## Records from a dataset
------
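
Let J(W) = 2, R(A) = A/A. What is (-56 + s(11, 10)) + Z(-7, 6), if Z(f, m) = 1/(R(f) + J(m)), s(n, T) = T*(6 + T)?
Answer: 313/3 ≈ 104.33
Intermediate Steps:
R(A) = 1
Z(f, m) = ⅓ (Z(f, m) = 1/(1 + 2) = 1/3 = ⅓)
(-56 + s(11, 10)) + Z(-7, 6) = (-56 + 10*(6 + 10)) + ⅓ = (-56 + 10*16) + ⅓ = (-56 + 160) + ⅓ = 104 + ⅓ = 313/3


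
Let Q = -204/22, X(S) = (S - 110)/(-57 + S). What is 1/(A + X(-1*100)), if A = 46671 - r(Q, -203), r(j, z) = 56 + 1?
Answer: 157/7318608 ≈ 2.1452e-5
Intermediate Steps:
X(S) = (-110 + S)/(-57 + S)
Q = -102/11 (Q = -204*1/22 = -102/11 ≈ -9.2727)
r(j, z) = 57
A = 46614 (A = 46671 - 1*57 = 46671 - 57 = 46614)
1/(A + X(-1*100)) = 1/(46614 + (-110 - 1*100)/(-57 - 1*100)) = 1/(46614 + (-110 - 100)/(-57 - 100)) = 1/(46614 - 210/(-157)) = 1/(46614 - 1/157*(-210)) = 1/(46614 + 210/157) = 1/(7318608/157) = 157/7318608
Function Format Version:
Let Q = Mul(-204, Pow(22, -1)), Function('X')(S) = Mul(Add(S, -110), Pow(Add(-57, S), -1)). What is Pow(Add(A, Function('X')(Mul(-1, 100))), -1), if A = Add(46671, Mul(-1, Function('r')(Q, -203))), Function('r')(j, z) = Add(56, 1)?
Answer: Rational(157, 7318608) ≈ 2.1452e-5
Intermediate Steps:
Function('X')(S) = Mul(Pow(Add(-57, S), -1), Add(-110, S)) (Function('X')(S) = Mul(Add(-110, S), Pow(Add(-57, S), -1)) = Mul(Pow(Add(-57, S), -1), Add(-110, S)))
Q = Rational(-102, 11) (Q = Mul(-204, Rational(1, 22)) = Rational(-102, 11) ≈ -9.2727)
Function('r')(j, z) = 57
A = 46614 (A = Add(46671, Mul(-1, 57)) = Add(46671, -57) = 46614)
Pow(Add(A, Function('X')(Mul(-1, 100))), -1) = Pow(Add(46614, Mul(Pow(Add(-57, Mul(-1, 100)), -1), Add(-110, Mul(-1, 100)))), -1) = Pow(Add(46614, Mul(Pow(Add(-57, -100), -1), Add(-110, -100))), -1) = Pow(Add(46614, Mul(Pow(-157, -1), -210)), -1) = Pow(Add(46614, Mul(Rational(-1, 157), -210)), -1) = Pow(Add(46614, Rational(210, 157)), -1) = Pow(Rational(7318608, 157), -1) = Rational(157, 7318608)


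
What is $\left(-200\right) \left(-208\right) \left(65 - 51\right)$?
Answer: $582400$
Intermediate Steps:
$\left(-200\right) \left(-208\right) \left(65 - 51\right) = 41600 \left(65 - 51\right) = 41600 \cdot 14 = 582400$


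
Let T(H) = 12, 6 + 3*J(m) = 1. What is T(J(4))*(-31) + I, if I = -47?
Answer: -419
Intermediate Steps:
J(m) = -5/3 (J(m) = -2 + (⅓)*1 = -2 + ⅓ = -5/3)
T(J(4))*(-31) + I = 12*(-31) - 47 = -372 - 47 = -419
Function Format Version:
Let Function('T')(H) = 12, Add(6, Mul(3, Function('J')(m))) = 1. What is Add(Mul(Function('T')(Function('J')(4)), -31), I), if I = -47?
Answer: -419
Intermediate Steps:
Function('J')(m) = Rational(-5, 3) (Function('J')(m) = Add(-2, Mul(Rational(1, 3), 1)) = Add(-2, Rational(1, 3)) = Rational(-5, 3))
Add(Mul(Function('T')(Function('J')(4)), -31), I) = Add(Mul(12, -31), -47) = Add(-372, -47) = -419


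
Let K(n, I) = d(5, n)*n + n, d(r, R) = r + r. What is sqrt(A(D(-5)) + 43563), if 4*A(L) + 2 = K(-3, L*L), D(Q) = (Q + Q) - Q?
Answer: sqrt(174217)/2 ≈ 208.70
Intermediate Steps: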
------
## Instructions to follow
In the entries above, find each line that has the word "Answer". Copy it.

## Result of the exercise
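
Answer: 313/3 ≈ 104.33
Answer: 157/7318608 ≈ 2.1452e-5
Answer: Rational(157, 7318608) ≈ 2.1452e-5
Answer: $582400$
Answer: -419
Answer: -419
Answer: sqrt(174217)/2 ≈ 208.70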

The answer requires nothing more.